### [INFORMATION SUPPLIED]
+++
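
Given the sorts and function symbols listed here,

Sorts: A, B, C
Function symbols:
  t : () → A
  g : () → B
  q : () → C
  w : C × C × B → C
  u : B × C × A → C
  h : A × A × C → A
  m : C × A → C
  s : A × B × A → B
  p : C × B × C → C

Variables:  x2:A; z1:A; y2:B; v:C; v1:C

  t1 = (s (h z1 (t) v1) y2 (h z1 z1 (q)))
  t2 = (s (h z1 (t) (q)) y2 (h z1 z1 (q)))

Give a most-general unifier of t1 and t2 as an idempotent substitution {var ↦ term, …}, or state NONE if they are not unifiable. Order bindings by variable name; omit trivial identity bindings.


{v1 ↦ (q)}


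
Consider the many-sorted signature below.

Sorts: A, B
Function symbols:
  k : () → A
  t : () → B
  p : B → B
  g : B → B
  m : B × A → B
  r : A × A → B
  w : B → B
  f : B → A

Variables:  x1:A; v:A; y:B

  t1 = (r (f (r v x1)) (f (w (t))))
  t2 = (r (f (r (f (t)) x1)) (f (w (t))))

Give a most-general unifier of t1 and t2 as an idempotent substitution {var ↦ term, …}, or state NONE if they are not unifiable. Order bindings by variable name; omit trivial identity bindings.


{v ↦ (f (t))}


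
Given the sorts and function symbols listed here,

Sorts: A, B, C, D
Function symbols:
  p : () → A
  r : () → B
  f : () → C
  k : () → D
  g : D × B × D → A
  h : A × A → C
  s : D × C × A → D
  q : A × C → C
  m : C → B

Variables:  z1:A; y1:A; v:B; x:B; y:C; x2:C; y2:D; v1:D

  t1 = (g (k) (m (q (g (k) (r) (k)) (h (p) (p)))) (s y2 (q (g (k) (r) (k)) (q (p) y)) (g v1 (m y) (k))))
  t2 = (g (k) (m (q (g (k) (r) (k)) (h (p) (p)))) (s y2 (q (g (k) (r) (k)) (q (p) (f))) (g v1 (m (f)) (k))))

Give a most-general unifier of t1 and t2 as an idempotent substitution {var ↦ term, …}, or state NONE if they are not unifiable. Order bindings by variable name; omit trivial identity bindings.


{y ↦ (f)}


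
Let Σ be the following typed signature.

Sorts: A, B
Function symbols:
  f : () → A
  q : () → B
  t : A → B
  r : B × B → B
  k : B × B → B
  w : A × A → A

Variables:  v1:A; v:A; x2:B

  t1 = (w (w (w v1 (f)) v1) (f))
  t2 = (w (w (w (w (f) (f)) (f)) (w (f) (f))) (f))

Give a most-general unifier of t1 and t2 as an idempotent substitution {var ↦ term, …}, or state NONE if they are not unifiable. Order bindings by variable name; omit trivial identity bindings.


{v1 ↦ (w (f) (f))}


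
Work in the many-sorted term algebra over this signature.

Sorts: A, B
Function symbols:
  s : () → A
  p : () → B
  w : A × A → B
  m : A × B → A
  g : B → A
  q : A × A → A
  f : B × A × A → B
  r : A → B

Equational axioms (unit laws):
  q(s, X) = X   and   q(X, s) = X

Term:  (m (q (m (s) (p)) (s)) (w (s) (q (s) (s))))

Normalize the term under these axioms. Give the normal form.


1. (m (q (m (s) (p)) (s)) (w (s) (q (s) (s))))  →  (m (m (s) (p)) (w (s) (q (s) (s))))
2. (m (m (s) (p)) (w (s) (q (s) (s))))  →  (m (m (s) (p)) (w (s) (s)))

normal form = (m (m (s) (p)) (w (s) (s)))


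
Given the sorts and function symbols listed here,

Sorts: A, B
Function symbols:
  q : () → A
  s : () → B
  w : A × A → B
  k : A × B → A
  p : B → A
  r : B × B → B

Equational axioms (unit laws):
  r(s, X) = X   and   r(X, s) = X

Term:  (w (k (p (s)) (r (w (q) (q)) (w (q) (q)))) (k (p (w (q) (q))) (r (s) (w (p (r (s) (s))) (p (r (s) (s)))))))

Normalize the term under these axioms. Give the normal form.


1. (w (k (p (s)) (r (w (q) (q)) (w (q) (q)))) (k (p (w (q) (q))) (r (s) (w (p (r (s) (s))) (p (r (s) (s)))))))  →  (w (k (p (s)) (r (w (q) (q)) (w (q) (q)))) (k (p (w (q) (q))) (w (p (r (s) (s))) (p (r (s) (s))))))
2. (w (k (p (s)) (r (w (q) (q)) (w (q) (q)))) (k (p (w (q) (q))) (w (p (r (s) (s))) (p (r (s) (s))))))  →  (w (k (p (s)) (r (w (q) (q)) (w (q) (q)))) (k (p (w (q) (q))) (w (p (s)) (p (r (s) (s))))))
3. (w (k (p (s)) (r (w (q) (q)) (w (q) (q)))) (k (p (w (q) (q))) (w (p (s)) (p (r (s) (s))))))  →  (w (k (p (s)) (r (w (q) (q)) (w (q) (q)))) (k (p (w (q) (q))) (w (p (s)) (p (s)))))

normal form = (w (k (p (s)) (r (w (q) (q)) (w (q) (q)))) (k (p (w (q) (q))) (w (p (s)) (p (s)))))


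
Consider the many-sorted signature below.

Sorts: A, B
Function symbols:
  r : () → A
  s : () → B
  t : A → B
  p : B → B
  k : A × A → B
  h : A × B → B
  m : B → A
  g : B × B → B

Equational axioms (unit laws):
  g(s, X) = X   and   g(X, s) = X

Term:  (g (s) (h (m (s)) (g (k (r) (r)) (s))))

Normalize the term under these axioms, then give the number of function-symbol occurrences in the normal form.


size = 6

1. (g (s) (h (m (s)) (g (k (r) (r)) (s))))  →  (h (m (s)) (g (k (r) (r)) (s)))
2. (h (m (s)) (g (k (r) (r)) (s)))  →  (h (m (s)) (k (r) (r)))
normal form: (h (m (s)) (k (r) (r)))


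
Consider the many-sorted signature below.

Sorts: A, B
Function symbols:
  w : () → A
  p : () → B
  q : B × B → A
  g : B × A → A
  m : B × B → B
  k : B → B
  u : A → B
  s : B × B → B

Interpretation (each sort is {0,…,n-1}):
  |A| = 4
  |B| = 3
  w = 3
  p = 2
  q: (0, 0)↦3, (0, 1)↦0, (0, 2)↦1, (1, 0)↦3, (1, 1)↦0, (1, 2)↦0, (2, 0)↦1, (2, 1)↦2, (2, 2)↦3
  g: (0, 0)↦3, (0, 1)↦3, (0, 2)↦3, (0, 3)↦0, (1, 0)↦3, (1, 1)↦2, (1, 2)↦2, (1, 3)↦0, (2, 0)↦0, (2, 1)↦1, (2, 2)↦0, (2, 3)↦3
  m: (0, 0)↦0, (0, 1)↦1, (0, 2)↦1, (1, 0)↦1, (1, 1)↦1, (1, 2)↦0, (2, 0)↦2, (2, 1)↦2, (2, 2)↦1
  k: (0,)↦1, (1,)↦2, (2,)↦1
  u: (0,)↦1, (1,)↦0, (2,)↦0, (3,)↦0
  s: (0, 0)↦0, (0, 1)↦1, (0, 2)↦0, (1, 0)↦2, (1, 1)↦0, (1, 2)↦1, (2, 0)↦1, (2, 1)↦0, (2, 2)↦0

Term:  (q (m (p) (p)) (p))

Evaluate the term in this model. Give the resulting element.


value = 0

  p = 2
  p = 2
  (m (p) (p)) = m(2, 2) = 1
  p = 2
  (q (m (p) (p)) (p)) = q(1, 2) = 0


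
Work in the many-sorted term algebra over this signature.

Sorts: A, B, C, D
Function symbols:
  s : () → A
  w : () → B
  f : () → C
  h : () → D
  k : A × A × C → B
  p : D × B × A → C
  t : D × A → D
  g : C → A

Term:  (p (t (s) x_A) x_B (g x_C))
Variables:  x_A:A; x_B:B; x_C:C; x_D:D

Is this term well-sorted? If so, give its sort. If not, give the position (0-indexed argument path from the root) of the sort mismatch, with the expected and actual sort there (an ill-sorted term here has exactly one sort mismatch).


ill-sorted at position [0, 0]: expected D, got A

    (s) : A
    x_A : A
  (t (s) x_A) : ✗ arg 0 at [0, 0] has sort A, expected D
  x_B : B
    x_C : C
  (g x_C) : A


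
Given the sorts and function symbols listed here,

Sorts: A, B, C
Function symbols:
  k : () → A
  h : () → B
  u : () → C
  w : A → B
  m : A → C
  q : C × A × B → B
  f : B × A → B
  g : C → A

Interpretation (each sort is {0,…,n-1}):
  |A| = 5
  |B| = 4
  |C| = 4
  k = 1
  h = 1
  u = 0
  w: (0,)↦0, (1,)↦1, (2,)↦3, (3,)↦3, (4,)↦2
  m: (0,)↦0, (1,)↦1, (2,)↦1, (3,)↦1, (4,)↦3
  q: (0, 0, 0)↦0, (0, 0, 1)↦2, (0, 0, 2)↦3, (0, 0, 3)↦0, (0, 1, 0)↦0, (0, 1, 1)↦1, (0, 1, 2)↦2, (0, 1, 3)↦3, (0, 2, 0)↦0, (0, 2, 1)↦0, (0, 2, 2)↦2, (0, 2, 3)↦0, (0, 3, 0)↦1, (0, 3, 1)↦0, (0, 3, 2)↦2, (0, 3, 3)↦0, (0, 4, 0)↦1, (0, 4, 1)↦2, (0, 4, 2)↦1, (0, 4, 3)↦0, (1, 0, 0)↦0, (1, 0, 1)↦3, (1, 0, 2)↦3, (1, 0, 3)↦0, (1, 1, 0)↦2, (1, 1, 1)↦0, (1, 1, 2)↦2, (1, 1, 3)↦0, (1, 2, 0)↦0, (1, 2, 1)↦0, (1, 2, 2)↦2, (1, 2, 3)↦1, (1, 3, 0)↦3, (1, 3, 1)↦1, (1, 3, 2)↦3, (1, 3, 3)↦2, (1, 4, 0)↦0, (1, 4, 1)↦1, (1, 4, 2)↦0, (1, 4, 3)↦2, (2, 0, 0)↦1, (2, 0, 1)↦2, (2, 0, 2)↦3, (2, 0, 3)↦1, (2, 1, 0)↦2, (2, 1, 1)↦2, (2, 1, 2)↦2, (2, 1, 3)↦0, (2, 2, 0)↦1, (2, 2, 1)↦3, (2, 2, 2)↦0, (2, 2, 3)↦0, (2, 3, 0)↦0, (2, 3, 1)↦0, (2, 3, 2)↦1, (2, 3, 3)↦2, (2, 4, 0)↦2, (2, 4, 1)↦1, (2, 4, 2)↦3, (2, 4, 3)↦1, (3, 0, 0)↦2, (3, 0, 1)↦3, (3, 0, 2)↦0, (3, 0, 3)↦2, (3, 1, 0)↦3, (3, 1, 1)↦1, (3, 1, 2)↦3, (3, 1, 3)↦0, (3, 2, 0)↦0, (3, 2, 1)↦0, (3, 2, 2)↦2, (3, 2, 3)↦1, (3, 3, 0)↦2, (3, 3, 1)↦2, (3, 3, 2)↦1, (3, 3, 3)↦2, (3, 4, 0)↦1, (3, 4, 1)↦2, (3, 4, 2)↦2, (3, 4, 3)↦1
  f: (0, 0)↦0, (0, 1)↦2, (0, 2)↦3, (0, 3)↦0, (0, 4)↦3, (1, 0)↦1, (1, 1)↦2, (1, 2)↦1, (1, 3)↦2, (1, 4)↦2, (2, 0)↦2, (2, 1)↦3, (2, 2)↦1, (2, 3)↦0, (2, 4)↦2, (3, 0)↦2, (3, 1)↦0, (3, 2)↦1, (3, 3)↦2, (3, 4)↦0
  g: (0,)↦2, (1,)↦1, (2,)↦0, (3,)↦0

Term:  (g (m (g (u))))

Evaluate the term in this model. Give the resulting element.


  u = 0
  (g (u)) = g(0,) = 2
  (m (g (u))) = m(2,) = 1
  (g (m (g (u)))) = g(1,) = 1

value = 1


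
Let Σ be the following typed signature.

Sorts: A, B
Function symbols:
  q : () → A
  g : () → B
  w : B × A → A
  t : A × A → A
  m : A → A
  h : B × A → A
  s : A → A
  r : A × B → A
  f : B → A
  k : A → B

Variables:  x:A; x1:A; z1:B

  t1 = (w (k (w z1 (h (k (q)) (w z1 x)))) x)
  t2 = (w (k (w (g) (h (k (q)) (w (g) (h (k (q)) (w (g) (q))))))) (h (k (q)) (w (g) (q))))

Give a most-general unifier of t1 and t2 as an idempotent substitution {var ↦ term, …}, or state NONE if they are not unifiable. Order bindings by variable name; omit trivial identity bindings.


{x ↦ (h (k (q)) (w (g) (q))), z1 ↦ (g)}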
+++
### [ASSIGNMENT]
Copy the lines above exactly, from the very first through the one containing "t2 = (w (w (w", and include no other line.

### [EXERCISE RESULT]
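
Given the sorts and function symbols listed here,

Sorts: A, B, C
Function symbols:
  t : () → A
  g : () → B
  q : () → C
  w : C × C × B → C
  u : B × C × A → C
  h : A × A × C → A
  m : C × A → C
  s : A × B × A → B
  p : C × B × C → C

Variables:  x2:A; z1:A; y2:B; v:C; v1:C

  t1 = (s (h z1 (t) v1) y2 (h z1 z1 (q)))
  t2 = (s (h z1 (t) (q)) y2 (h z1 z1 (q)))

Give a most-general unifier of t1 and t2 as an idempotent substitution {var ↦ term, …}, or state NONE if they are not unifiable. Order bindings by variable name; omit trivial identity bindings.


{v1 ↦ (q)}


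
Consider the many-sorted signature below.

Sorts: A, B
Function symbols:
  k : () → A
  t : () → B
  p : B → B
  g : B → B
  m : B × A → B
  r : A × A → B
  w : B → B
  f : B → A

Variables:  x1:A; v:A; y:B

  t1 = (r (f (r v x1)) (f (w (t))))
  t2 = (r (f (r (f (t)) x1)) (f (w (t))))

Give a most-general unifier of t1 and t2 as an idempotent substitution {var ↦ term, …}, or state NONE if they are not unifiable. Order bindings by variable name; omit trivial identity bindings.


{v ↦ (f (t))}


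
Given the sorts and function symbols listed here,

Sorts: A, B, C, D
Function symbols:
  p : () → A
  r : () → B
  f : () → C
  k : () → D
  g : D × B × D → A
  h : A × A → C
  s : D × C × A → D
  q : A × C → C
  m : C → B

Variables:  z1:A; y1:A; v:B; x:B; y:C; x2:C; y2:D; v1:D

  t1 = (g (k) (m (q (g (k) (r) (k)) (h (p) (p)))) (s y2 (q (g (k) (r) (k)) (q (p) y)) (g v1 (m y) (k))))
  t2 = (g (k) (m (q (g (k) (r) (k)) (h (p) (p)))) (s y2 (q (g (k) (r) (k)) (q (p) (f))) (g v1 (m (f)) (k))))

Give a most-general unifier of t1 and t2 as an idempotent substitution {var ↦ term, …}, or state NONE if they are not unifiable. Order bindings by variable name; omit trivial identity bindings.


{y ↦ (f)}


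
Let Σ be the following typed signature.

Sorts: A, B
Function symbols:
  f : () → A
  q : () → B
  t : A → B
  r : B × B → B
  k : B × B → B
  w : A × A → A

Variables:  v1:A; v:A; x2:B

  t1 = (w (w (w v1 (f)) v1) (f))
  t2 = (w (w (w (w (f) (f)) (f)) (w (f) (f))) (f))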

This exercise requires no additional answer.